WORK TO COMPLETE: Out of the listing below, copy every line that carries the string "paired".

═══

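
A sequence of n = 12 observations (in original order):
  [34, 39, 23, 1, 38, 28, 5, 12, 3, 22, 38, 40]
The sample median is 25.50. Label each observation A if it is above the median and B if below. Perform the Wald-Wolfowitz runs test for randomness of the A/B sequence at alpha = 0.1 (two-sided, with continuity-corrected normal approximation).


Step 1: Compute median = 25.50; label A = above, B = below.
Labels in order: AABBAABBBBAA  (n_A = 6, n_B = 6)
Step 2: Count runs R = 5.
Step 3: Under H0 (random ordering), E[R] = 2*n_A*n_B/(n_A+n_B) + 1 = 2*6*6/12 + 1 = 7.0000.
        Var[R] = 2*n_A*n_B*(2*n_A*n_B - n_A - n_B) / ((n_A+n_B)^2 * (n_A+n_B-1)) = 4320/1584 = 2.7273.
        SD[R] = 1.6514.
Step 4: Continuity-corrected z = (R + 0.5 - E[R]) / SD[R] = (5 + 0.5 - 7.0000) / 1.6514 = -0.9083.
Step 5: Two-sided p-value via normal approximation = 2*(1 - Phi(|z|)) = 0.363722.
Step 6: alpha = 0.1. fail to reject H0.

R = 5, z = -0.9083, p = 0.363722, fail to reject H0.


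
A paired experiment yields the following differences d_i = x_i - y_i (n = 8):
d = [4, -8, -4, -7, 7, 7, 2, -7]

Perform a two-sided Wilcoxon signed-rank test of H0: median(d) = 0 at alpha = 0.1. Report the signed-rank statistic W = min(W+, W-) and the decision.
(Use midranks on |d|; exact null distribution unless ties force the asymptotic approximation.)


Step 1: Drop any zero differences (none here) and take |d_i|.
|d| = [4, 8, 4, 7, 7, 7, 2, 7]
Step 2: Midrank |d_i| (ties get averaged ranks).
ranks: |4|->2.5, |8|->8, |4|->2.5, |7|->5.5, |7|->5.5, |7|->5.5, |2|->1, |7|->5.5
Step 3: Attach original signs; sum ranks with positive sign and with negative sign.
W+ = 2.5 + 5.5 + 5.5 + 1 = 14.5
W- = 8 + 2.5 + 5.5 + 5.5 = 21.5
(Check: W+ + W- = 36 should equal n(n+1)/2 = 36.)
Step 4: Test statistic W = min(W+, W-) = 14.5.
Step 5: Ties in |d|, so use the tie-corrected normal approximation.
        E[W] = n(n+1)/4 = 8*9/4 = 18.
        Tie groups: |d|=4 (t=2), |d|=7 (t=4); sum(t^3 - t) = 66.
        Var[W] = n(n+1)(2n+1)/24 - sum(t^3-t)/48 = 1224/24 - 66/48 = 49.625.
        z = (W - E[W]) / sqrt(Var[W]) = (14.5 - 18) / 7.0445 = -0.4968.
        Two-sided p = 2*Phi(z) = 0.619301.
Step 6: alpha = 0.1. fail to reject H0.

W+ = 14.5, W- = 21.5, W = min = 14.5, p = 0.619301, fail to reject H0.


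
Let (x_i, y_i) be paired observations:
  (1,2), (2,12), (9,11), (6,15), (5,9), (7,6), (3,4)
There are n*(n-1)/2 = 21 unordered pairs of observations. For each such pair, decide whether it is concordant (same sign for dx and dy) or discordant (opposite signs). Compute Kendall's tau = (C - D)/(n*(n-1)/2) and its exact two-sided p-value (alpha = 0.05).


Step 1: Enumerate the 21 unordered pairs (i,j) with i<j and classify each by sign(x_j-x_i) * sign(y_j-y_i).
  (1,2):dx=+1,dy=+10->C; (1,3):dx=+8,dy=+9->C; (1,4):dx=+5,dy=+13->C; (1,5):dx=+4,dy=+7->C
  (1,6):dx=+6,dy=+4->C; (1,7):dx=+2,dy=+2->C; (2,3):dx=+7,dy=-1->D; (2,4):dx=+4,dy=+3->C
  (2,5):dx=+3,dy=-3->D; (2,6):dx=+5,dy=-6->D; (2,7):dx=+1,dy=-8->D; (3,4):dx=-3,dy=+4->D
  (3,5):dx=-4,dy=-2->C; (3,6):dx=-2,dy=-5->C; (3,7):dx=-6,dy=-7->C; (4,5):dx=-1,dy=-6->C
  (4,6):dx=+1,dy=-9->D; (4,7):dx=-3,dy=-11->C; (5,6):dx=+2,dy=-3->D; (5,7):dx=-2,dy=-5->C
  (6,7):dx=-4,dy=-2->C
Step 2: C = 14, D = 7, total pairs = 21.
Step 3: tau = (C - D)/(n(n-1)/2) = (14 - 7)/21 = 0.333333.
Step 4: Exact two-sided p-value (enumerate n! = 5040 permutations of y under H0): p = 0.381349.
Step 5: alpha = 0.05. fail to reject H0.

tau_b = 0.3333 (C=14, D=7), p = 0.381349, fail to reject H0.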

═══

SOLVED PROBLEM:
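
A paired experiment yields the following differences d_i = x_i - y_i (n = 8):
Let (x_i, y_i) be paired observations: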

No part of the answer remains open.